§ WHAT THE EXERCISE ASKS: Begin at the line containing "26,Babel,3,2002,491" and end at the final line of the entries. Please reproduce those lines exactly.

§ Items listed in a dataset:
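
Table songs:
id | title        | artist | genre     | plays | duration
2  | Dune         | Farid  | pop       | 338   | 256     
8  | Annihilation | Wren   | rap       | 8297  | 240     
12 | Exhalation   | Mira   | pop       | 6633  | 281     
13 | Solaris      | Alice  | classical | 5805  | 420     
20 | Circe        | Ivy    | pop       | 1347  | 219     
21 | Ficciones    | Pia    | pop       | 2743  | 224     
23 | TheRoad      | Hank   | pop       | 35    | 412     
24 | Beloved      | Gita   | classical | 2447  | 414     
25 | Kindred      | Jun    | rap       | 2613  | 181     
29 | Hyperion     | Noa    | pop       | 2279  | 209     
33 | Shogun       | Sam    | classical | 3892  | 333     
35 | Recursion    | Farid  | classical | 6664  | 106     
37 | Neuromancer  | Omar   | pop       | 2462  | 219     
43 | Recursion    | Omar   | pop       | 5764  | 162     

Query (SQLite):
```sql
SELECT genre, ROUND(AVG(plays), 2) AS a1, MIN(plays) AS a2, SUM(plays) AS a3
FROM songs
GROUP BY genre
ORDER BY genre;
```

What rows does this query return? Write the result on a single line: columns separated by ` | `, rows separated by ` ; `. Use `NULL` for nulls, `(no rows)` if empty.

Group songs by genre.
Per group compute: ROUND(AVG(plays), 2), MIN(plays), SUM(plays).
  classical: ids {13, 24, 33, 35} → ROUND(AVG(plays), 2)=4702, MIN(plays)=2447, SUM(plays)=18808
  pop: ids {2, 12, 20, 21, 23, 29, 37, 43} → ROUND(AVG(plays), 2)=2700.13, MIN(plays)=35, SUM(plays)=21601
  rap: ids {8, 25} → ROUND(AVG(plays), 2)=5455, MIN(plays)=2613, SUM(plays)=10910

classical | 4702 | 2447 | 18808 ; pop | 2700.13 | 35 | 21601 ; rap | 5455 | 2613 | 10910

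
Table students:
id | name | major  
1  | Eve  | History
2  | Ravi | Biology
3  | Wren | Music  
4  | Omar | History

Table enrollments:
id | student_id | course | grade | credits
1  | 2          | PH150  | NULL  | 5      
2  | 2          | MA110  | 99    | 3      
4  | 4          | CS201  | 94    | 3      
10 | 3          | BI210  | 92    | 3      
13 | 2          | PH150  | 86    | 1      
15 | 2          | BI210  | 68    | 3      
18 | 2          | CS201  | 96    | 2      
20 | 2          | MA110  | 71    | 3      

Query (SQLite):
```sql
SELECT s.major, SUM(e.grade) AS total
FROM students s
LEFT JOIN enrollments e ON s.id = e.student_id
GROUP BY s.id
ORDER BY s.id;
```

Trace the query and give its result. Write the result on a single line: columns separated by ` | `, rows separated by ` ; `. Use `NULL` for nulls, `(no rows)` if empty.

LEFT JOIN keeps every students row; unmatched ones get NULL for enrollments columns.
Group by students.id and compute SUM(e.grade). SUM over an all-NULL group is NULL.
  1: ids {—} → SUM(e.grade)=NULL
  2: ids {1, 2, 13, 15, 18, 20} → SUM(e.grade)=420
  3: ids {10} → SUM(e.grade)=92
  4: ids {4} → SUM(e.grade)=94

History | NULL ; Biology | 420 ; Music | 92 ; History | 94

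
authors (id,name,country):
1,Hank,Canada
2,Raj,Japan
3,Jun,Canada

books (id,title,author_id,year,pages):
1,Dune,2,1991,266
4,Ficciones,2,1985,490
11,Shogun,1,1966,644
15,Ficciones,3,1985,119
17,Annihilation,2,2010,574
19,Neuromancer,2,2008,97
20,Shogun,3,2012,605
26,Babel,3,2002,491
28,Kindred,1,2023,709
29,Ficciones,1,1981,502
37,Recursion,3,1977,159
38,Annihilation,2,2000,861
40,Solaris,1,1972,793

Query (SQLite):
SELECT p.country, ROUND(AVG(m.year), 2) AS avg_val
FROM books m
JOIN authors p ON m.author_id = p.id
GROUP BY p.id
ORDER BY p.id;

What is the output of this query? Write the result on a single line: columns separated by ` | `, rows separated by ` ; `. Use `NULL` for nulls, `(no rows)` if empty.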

§ RESPONSE:
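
26,Babel,3,2002,491
28,Kindred,1,2023,709
29,Ficciones,1,1981,502
37,Recursion,3,1977,159
38,Annihilation,2,2000,861
40,Solaris,1,1972,793

Query (SQLite):
SELECT p.country, ROUND(AVG(m.year), 2) AS avg_val
FROM books m
JOIN authors p ON m.author_id = p.id
GROUP BY p.id
ORDER BY p.id;

What is the output of this query? Write the result on a single line: columns separated by ` | `, rows separated by ` ; `. Use `NULL` for nulls, `(no rows)` if empty.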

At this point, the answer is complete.